---------- Records to use ----------
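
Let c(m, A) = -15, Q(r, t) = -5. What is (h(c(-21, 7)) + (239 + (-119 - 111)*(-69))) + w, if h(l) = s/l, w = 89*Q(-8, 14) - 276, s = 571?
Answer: 230249/15 ≈ 15350.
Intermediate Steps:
w = -721 (w = 89*(-5) - 276 = -445 - 276 = -721)
h(l) = 571/l
(h(c(-21, 7)) + (239 + (-119 - 111)*(-69))) + w = (571/(-15) + (239 + (-119 - 111)*(-69))) - 721 = (571*(-1/15) + (239 - 230*(-69))) - 721 = (-571/15 + (239 + 15870)) - 721 = (-571/15 + 16109) - 721 = 241064/15 - 721 = 230249/15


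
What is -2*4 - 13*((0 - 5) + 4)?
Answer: 5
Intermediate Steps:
-2*4 - 13*((0 - 5) + 4) = -8 - 13*(-5 + 4) = -8 - 13*(-1) = -8 + 13 = 5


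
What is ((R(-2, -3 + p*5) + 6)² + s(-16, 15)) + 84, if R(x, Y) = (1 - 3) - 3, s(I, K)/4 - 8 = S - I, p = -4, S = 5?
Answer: 201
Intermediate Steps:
s(I, K) = 52 - 4*I (s(I, K) = 32 + 4*(5 - I) = 32 + (20 - 4*I) = 52 - 4*I)
R(x, Y) = -5 (R(x, Y) = -2 - 3 = -5)
((R(-2, -3 + p*5) + 6)² + s(-16, 15)) + 84 = ((-5 + 6)² + (52 - 4*(-16))) + 84 = (1² + (52 + 64)) + 84 = (1 + 116) + 84 = 117 + 84 = 201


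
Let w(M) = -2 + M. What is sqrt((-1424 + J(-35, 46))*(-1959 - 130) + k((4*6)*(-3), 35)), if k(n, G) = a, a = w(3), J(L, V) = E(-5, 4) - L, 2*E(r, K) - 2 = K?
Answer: sqrt(2895355) ≈ 1701.6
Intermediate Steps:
E(r, K) = 1 + K/2
J(L, V) = 3 - L (J(L, V) = (1 + (1/2)*4) - L = (1 + 2) - L = 3 - L)
a = 1 (a = -2 + 3 = 1)
k(n, G) = 1
sqrt((-1424 + J(-35, 46))*(-1959 - 130) + k((4*6)*(-3), 35)) = sqrt((-1424 + (3 - 1*(-35)))*(-1959 - 130) + 1) = sqrt((-1424 + (3 + 35))*(-2089) + 1) = sqrt((-1424 + 38)*(-2089) + 1) = sqrt(-1386*(-2089) + 1) = sqrt(2895354 + 1) = sqrt(2895355)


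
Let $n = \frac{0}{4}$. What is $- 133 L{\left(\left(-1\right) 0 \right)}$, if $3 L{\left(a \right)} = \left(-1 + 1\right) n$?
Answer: $0$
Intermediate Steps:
$n = 0$ ($n = 0 \cdot \frac{1}{4} = 0$)
$L{\left(a \right)} = 0$ ($L{\left(a \right)} = \frac{\left(-1 + 1\right) 0}{3} = \frac{0 \cdot 0}{3} = \frac{1}{3} \cdot 0 = 0$)
$- 133 L{\left(\left(-1\right) 0 \right)} = \left(-133\right) 0 = 0$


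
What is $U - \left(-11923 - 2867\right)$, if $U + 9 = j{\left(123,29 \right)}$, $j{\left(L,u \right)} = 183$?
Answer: $14964$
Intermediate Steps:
$U = 174$ ($U = -9 + 183 = 174$)
$U - \left(-11923 - 2867\right) = 174 - \left(-11923 - 2867\right) = 174 - -14790 = 174 + 14790 = 14964$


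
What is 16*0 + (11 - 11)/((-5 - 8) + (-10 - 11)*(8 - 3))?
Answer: 0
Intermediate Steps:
16*0 + (11 - 11)/((-5 - 8) + (-10 - 11)*(8 - 3)) = 0 + 0/(-13 - 21*5) = 0 + 0/(-13 - 105) = 0 + 0/(-118) = 0 + 0*(-1/118) = 0 + 0 = 0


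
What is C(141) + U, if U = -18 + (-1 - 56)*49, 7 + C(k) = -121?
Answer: -2939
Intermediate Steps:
C(k) = -128 (C(k) = -7 - 121 = -128)
U = -2811 (U = -18 - 57*49 = -18 - 2793 = -2811)
C(141) + U = -128 - 2811 = -2939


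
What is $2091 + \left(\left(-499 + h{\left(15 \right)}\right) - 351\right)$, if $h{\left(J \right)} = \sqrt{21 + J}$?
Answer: $1247$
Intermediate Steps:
$2091 + \left(\left(-499 + h{\left(15 \right)}\right) - 351\right) = 2091 - \left(850 - \sqrt{21 + 15}\right) = 2091 - \left(850 - 6\right) = 2091 + \left(\left(-499 + 6\right) - 351\right) = 2091 - 844 = 1247$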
----------
Task details
Print the records above exactly as written.

Completed exercise
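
Let c(m, A) = -15, Q(r, t) = -5. What is (h(c(-21, 7)) + (239 + (-119 - 111)*(-69))) + w, if h(l) = s/l, w = 89*Q(-8, 14) - 276, s = 571?
Answer: 230249/15 ≈ 15350.
Intermediate Steps:
w = -721 (w = 89*(-5) - 276 = -445 - 276 = -721)
h(l) = 571/l
(h(c(-21, 7)) + (239 + (-119 - 111)*(-69))) + w = (571/(-15) + (239 + (-119 - 111)*(-69))) - 721 = (571*(-1/15) + (239 - 230*(-69))) - 721 = (-571/15 + (239 + 15870)) - 721 = (-571/15 + 16109) - 721 = 241064/15 - 721 = 230249/15


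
What is -2*4 - 13*((0 - 5) + 4)?
Answer: 5
Intermediate Steps:
-2*4 - 13*((0 - 5) + 4) = -8 - 13*(-5 + 4) = -8 - 13*(-1) = -8 + 13 = 5


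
What is ((R(-2, -3 + p*5) + 6)² + s(-16, 15)) + 84, if R(x, Y) = (1 - 3) - 3, s(I, K)/4 - 8 = S - I, p = -4, S = 5?
Answer: 201
Intermediate Steps:
s(I, K) = 52 - 4*I (s(I, K) = 32 + 4*(5 - I) = 32 + (20 - 4*I) = 52 - 4*I)
R(x, Y) = -5 (R(x, Y) = -2 - 3 = -5)
((R(-2, -3 + p*5) + 6)² + s(-16, 15)) + 84 = ((-5 + 6)² + (52 - 4*(-16))) + 84 = (1² + (52 + 64)) + 84 = (1 + 116) + 84 = 117 + 84 = 201


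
Let w(M) = -2 + M. What is sqrt((-1424 + J(-35, 46))*(-1959 - 130) + k((4*6)*(-3), 35)), if k(n, G) = a, a = w(3), J(L, V) = E(-5, 4) - L, 2*E(r, K) - 2 = K?
Answer: sqrt(2895355) ≈ 1701.6
Intermediate Steps:
E(r, K) = 1 + K/2
J(L, V) = 3 - L (J(L, V) = (1 + (1/2)*4) - L = (1 + 2) - L = 3 - L)
a = 1 (a = -2 + 3 = 1)
k(n, G) = 1
sqrt((-1424 + J(-35, 46))*(-1959 - 130) + k((4*6)*(-3), 35)) = sqrt((-1424 + (3 - 1*(-35)))*(-1959 - 130) + 1) = sqrt((-1424 + (3 + 35))*(-2089) + 1) = sqrt((-1424 + 38)*(-2089) + 1) = sqrt(-1386*(-2089) + 1) = sqrt(2895354 + 1) = sqrt(2895355)


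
Let $n = \frac{0}{4}$. What is $- 133 L{\left(\left(-1\right) 0 \right)}$, if $3 L{\left(a \right)} = \left(-1 + 1\right) n$?
Answer: $0$
Intermediate Steps:
$n = 0$ ($n = 0 \cdot \frac{1}{4} = 0$)
$L{\left(a \right)} = 0$ ($L{\left(a \right)} = \frac{\left(-1 + 1\right) 0}{3} = \frac{0 \cdot 0}{3} = \frac{1}{3} \cdot 0 = 0$)
$- 133 L{\left(\left(-1\right) 0 \right)} = \left(-133\right) 0 = 0$


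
What is $U - \left(-11923 - 2867\right)$, if $U + 9 = j{\left(123,29 \right)}$, $j{\left(L,u \right)} = 183$?
Answer: $14964$
Intermediate Steps:
$U = 174$ ($U = -9 + 183 = 174$)
$U - \left(-11923 - 2867\right) = 174 - \left(-11923 - 2867\right) = 174 - -14790 = 174 + 14790 = 14964$


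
What is 16*0 + (11 - 11)/((-5 - 8) + (-10 - 11)*(8 - 3))?
Answer: 0
Intermediate Steps:
16*0 + (11 - 11)/((-5 - 8) + (-10 - 11)*(8 - 3)) = 0 + 0/(-13 - 21*5) = 0 + 0/(-13 - 105) = 0 + 0/(-118) = 0 + 0*(-1/118) = 0 + 0 = 0


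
What is C(141) + U, if U = -18 + (-1 - 56)*49, 7 + C(k) = -121?
Answer: -2939
Intermediate Steps:
C(k) = -128 (C(k) = -7 - 121 = -128)
U = -2811 (U = -18 - 57*49 = -18 - 2793 = -2811)
C(141) + U = -128 - 2811 = -2939


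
What is $2091 + \left(\left(-499 + h{\left(15 \right)}\right) - 351\right)$, if $h{\left(J \right)} = \sqrt{21 + J}$?
Answer: $1247$
Intermediate Steps:
$2091 + \left(\left(-499 + h{\left(15 \right)}\right) - 351\right) = 2091 - \left(850 - \sqrt{21 + 15}\right) = 2091 - \left(850 - 6\right) = 2091 + \left(\left(-499 + 6\right) - 351\right) = 2091 - 844 = 1247$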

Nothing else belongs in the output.